- **EXERCISE**:
Give the listing below again in full, exactly as written.

- **EXTRACTED RECORDS**:
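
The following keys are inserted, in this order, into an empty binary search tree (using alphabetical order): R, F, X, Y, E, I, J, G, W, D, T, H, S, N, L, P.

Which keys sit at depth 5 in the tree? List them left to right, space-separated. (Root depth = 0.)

L P

R: root
F: left child of R (depth 1)
X: right child of R (depth 1)
Y: right child of X (depth 2)
E: left child of F (depth 2)
I: right child of F (depth 2)
J: right child of I (depth 3)
G: left child of I (depth 3)
W: left child of X (depth 2)
D: left child of E (depth 3)
T: left child of W (depth 3)
H: right child of G (depth 4)
S: left child of T (depth 4)
N: right child of J (depth 4)
L: left child of N (depth 5)
P: right child of N (depth 5)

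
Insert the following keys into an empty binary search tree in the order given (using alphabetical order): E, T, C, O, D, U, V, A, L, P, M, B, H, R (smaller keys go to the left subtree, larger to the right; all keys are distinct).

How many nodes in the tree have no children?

Resulting structure (node: left, right):
  E: L=C, R=T
  T: L=O, R=U
  C: L=A, R=D
  O: L=L, R=P
  D: L=–, R=–
  U: L=–, R=V
  V: L=–, R=–
  A: L=–, R=B
  L: L=H, R=M
  P: L=–, R=R
  M: L=–, R=–
  B: L=–, R=–
  H: L=–, R=–
  R: L=–, R=–

Leaves: B, D, H, M, R, V — 6 in total.

6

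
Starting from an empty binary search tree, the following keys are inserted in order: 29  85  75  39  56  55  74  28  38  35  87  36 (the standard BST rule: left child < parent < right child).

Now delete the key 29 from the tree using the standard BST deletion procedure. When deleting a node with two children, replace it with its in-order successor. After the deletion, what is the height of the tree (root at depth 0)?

Insert 29: tree is empty, so 29 becomes the root.
Insert 85: 85 > 29 → go right. Place as right child of 29.
Insert 75: 75 > 29 → go right; 75 < 85 → go left. Place as left child of 85.
Insert 39: 39 > 29 → go right; 39 < 85 → go left; 39 < 75 → go left. Place as left child of 75.
Insert 56: 56 > 29 → go right; 56 < 85 → go left; 56 < 75 → go left; 56 > 39 → go right. Place as right child of 39.
Insert 55: 55 > 29 → go right; 55 < 85 → go left; 55 < 75 → go left; 55 > 39 → go right; 55 < 56 → go left. Place as left child of 56.
Insert 74: 74 > 29 → go right; 74 < 85 → go left; 74 < 75 → go left; 74 > 39 → go right; 74 > 56 → go right. Place as right child of 56.
Insert 28: 28 < 29 → go left. Place as left child of 29.
Insert 38: 38 > 29 → go right; 38 < 85 → go left; 38 < 75 → go left; 38 < 39 → go left. Place as left child of 39.
Insert 35: 35 > 29 → go right; 35 < 85 → go left; 35 < 75 → go left; 35 < 39 → go left; 35 < 38 → go left. Place as left child of 38.
Insert 87: 87 > 29 → go right; 87 > 85 → go right. Place as right child of 85.
Insert 36: 36 > 29 → go right; 36 < 85 → go left; 36 < 75 → go left; 36 < 39 → go left; 36 < 38 → go left; 36 > 35 → go right. Place as right child of 35.

Delete 29 (two children — replace with in-order successor).
After deletion, deepest node is 55 at depth 5.

5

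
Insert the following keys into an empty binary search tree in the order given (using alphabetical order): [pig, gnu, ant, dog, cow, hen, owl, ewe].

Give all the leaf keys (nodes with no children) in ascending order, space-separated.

pig: root
gnu: left child of pig (depth 1)
ant: left child of gnu (depth 2)
dog: right child of ant (depth 3)
cow: left child of dog (depth 4)
hen: right child of gnu (depth 2)
owl: right child of hen (depth 3)
ewe: right child of dog (depth 4)

cow ewe owl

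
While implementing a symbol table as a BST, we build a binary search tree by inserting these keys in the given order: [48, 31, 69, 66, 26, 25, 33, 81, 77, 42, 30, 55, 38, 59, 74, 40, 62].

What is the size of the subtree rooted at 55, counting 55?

48: root
31: left child of 48 (depth 1)
69: right child of 48 (depth 1)
66: left child of 69 (depth 2)
26: left child of 31 (depth 2)
25: left child of 26 (depth 3)
33: right child of 31 (depth 2)
81: right child of 69 (depth 2)
77: left child of 81 (depth 3)
42: right child of 33 (depth 3)
30: right child of 26 (depth 3)
55: left child of 66 (depth 3)
38: left child of 42 (depth 4)
59: right child of 55 (depth 4)
74: left child of 77 (depth 4)
40: right child of 38 (depth 5)
62: right child of 59 (depth 5)

Subtree rooted at 55 contains: 55, 59, 62 — 3 nodes.

3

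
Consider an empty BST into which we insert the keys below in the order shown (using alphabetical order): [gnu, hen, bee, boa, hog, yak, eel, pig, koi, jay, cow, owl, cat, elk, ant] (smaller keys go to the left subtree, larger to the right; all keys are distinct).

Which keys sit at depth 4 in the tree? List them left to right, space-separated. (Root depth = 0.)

gnu: root
hen: right child of gnu (depth 1)
bee: left child of gnu (depth 1)
boa: right child of bee (depth 2)
hog: right child of hen (depth 2)
yak: right child of hog (depth 3)
eel: right child of boa (depth 3)
pig: left child of yak (depth 4)
koi: left child of pig (depth 5)
jay: left child of koi (depth 6)
cow: left child of eel (depth 4)
owl: right child of koi (depth 6)
cat: left child of cow (depth 5)
elk: right child of eel (depth 4)
ant: left child of bee (depth 2)

cow elk pig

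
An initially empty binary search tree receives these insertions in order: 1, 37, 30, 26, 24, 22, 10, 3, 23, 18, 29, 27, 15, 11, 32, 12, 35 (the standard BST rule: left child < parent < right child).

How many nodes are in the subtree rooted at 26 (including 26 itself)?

12

1: root
37: right child of 1 (depth 1)
30: left child of 37 (depth 2)
26: left child of 30 (depth 3)
24: left child of 26 (depth 4)
22: left child of 24 (depth 5)
10: left child of 22 (depth 6)
3: left child of 10 (depth 7)
23: right child of 22 (depth 6)
18: right child of 10 (depth 7)
29: right child of 26 (depth 4)
27: left child of 29 (depth 5)
15: left child of 18 (depth 8)
11: left child of 15 (depth 9)
32: right child of 30 (depth 3)
12: right child of 11 (depth 10)
35: right child of 32 (depth 4)

Subtree rooted at 26 contains: 26, 24, 22, 10, 3, 18, 15, 11, 12, 23, 29, 27 — 12 nodes.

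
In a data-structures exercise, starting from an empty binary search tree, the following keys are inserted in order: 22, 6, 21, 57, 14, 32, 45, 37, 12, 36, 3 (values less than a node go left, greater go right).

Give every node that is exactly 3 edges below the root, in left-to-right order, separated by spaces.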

- **EXERCISE OUTPUT**:
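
The following keys are inserted, in this order, into an empty binary search tree (using alphabetical order): R, F, X, Y, E, I, J, G, W, D, T, H, S, N, L, P.

Which keys sit at depth 5 in the tree? List them left to right, space-separated. (Root depth = 0.)

L P

R: root
F: left child of R (depth 1)
X: right child of R (depth 1)
Y: right child of X (depth 2)
E: left child of F (depth 2)
I: right child of F (depth 2)
J: right child of I (depth 3)
G: left child of I (depth 3)
W: left child of X (depth 2)
D: left child of E (depth 3)
T: left child of W (depth 3)
H: right child of G (depth 4)
S: left child of T (depth 4)
N: right child of J (depth 4)
L: left child of N (depth 5)
P: right child of N (depth 5)

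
Insert the following keys into an empty binary search tree in the order given (using alphabetical order): E, T, C, O, D, U, V, A, L, P, M, B, H, R (smaller keys go to the left subtree, larger to the right; all keys are distinct).

How many nodes in the tree have no children?

Resulting structure (node: left, right):
  E: L=C, R=T
  T: L=O, R=U
  C: L=A, R=D
  O: L=L, R=P
  D: L=–, R=–
  U: L=–, R=V
  V: L=–, R=–
  A: L=–, R=B
  L: L=H, R=M
  P: L=–, R=R
  M: L=–, R=–
  B: L=–, R=–
  H: L=–, R=–
  R: L=–, R=–

Leaves: B, D, H, M, R, V — 6 in total.

6

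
Starting from an empty binary search tree, the following keys are inserted in order: 29  85  75  39  56  55  74  28  38  35  87  36 (the standard BST rule: left child < parent < right child).

Now delete the key 29 from the tree using the standard BST deletion procedure. When deleting a node with two children, replace it with its in-order successor. After the deletion, what is the height of the tree (root at depth 0)?

Insert 29: tree is empty, so 29 becomes the root.
Insert 85: 85 > 29 → go right. Place as right child of 29.
Insert 75: 75 > 29 → go right; 75 < 85 → go left. Place as left child of 85.
Insert 39: 39 > 29 → go right; 39 < 85 → go left; 39 < 75 → go left. Place as left child of 75.
Insert 56: 56 > 29 → go right; 56 < 85 → go left; 56 < 75 → go left; 56 > 39 → go right. Place as right child of 39.
Insert 55: 55 > 29 → go right; 55 < 85 → go left; 55 < 75 → go left; 55 > 39 → go right; 55 < 56 → go left. Place as left child of 56.
Insert 74: 74 > 29 → go right; 74 < 85 → go left; 74 < 75 → go left; 74 > 39 → go right; 74 > 56 → go right. Place as right child of 56.
Insert 28: 28 < 29 → go left. Place as left child of 29.
Insert 38: 38 > 29 → go right; 38 < 85 → go left; 38 < 75 → go left; 38 < 39 → go left. Place as left child of 39.
Insert 35: 35 > 29 → go right; 35 < 85 → go left; 35 < 75 → go left; 35 < 39 → go left; 35 < 38 → go left. Place as left child of 38.
Insert 87: 87 > 29 → go right; 87 > 85 → go right. Place as right child of 85.
Insert 36: 36 > 29 → go right; 36 < 85 → go left; 36 < 75 → go left; 36 < 39 → go left; 36 < 38 → go left; 36 > 35 → go right. Place as right child of 35.

Delete 29 (two children — replace with in-order successor).
After deletion, deepest node is 55 at depth 5.

5

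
Insert the following keys into an empty binary search tree in the order given (using alphabetical order): [pig, gnu, ant, dog, cow, hen, owl, ewe].

Give all the leaf keys (nodes with no children) in ascending order, space-separated.

pig: root
gnu: left child of pig (depth 1)
ant: left child of gnu (depth 2)
dog: right child of ant (depth 3)
cow: left child of dog (depth 4)
hen: right child of gnu (depth 2)
owl: right child of hen (depth 3)
ewe: right child of dog (depth 4)

cow ewe owl

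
While implementing a symbol table as a BST, we build a binary search tree by inserting these keys in the given order: [48, 31, 69, 66, 26, 25, 33, 81, 77, 42, 30, 55, 38, 59, 74, 40, 62].

What is the size of the subtree rooted at 55, counting 55?

48: root
31: left child of 48 (depth 1)
69: right child of 48 (depth 1)
66: left child of 69 (depth 2)
26: left child of 31 (depth 2)
25: left child of 26 (depth 3)
33: right child of 31 (depth 2)
81: right child of 69 (depth 2)
77: left child of 81 (depth 3)
42: right child of 33 (depth 3)
30: right child of 26 (depth 3)
55: left child of 66 (depth 3)
38: left child of 42 (depth 4)
59: right child of 55 (depth 4)
74: left child of 77 (depth 4)
40: right child of 38 (depth 5)
62: right child of 59 (depth 5)

Subtree rooted at 55 contains: 55, 59, 62 — 3 nodes.

3

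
Consider an empty BST into which we insert the keys below in the order shown (using alphabetical order): [gnu, hen, bee, boa, hog, yak, eel, pig, koi, jay, cow, owl, cat, elk, ant] (smaller keys go to the left subtree, larger to the right; all keys are distinct).

Which keys sit at depth 4 in the tree? List them left to right, space-separated. (Root depth = 0.)

gnu: root
hen: right child of gnu (depth 1)
bee: left child of gnu (depth 1)
boa: right child of bee (depth 2)
hog: right child of hen (depth 2)
yak: right child of hog (depth 3)
eel: right child of boa (depth 3)
pig: left child of yak (depth 4)
koi: left child of pig (depth 5)
jay: left child of koi (depth 6)
cow: left child of eel (depth 4)
owl: right child of koi (depth 6)
cat: left child of cow (depth 5)
elk: right child of eel (depth 4)
ant: left child of bee (depth 2)

cow elk pig

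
An initially empty binary search tree receives these insertions in order: 1, 37, 30, 26, 24, 22, 10, 3, 23, 18, 29, 27, 15, 11, 32, 12, 35 (the standard BST rule: left child < parent < right child).

How many nodes are in the subtree rooted at 26 (including 26 itself)?

12

1: root
37: right child of 1 (depth 1)
30: left child of 37 (depth 2)
26: left child of 30 (depth 3)
24: left child of 26 (depth 4)
22: left child of 24 (depth 5)
10: left child of 22 (depth 6)
3: left child of 10 (depth 7)
23: right child of 22 (depth 6)
18: right child of 10 (depth 7)
29: right child of 26 (depth 4)
27: left child of 29 (depth 5)
15: left child of 18 (depth 8)
11: left child of 15 (depth 9)
32: right child of 30 (depth 3)
12: right child of 11 (depth 10)
35: right child of 32 (depth 4)

Subtree rooted at 26 contains: 26, 24, 22, 10, 3, 18, 15, 11, 12, 23, 29, 27 — 12 nodes.

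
In a data-structures exercise, starting from an empty binary search tree, the following keys are inserted in order: 22, 6, 21, 57, 14, 32, 45, 37, 12, 36, 3 (values less than a node go left, greater go right).

Give every node that is exactly 3 edges below the root, in left-to-right order, separated by spaces.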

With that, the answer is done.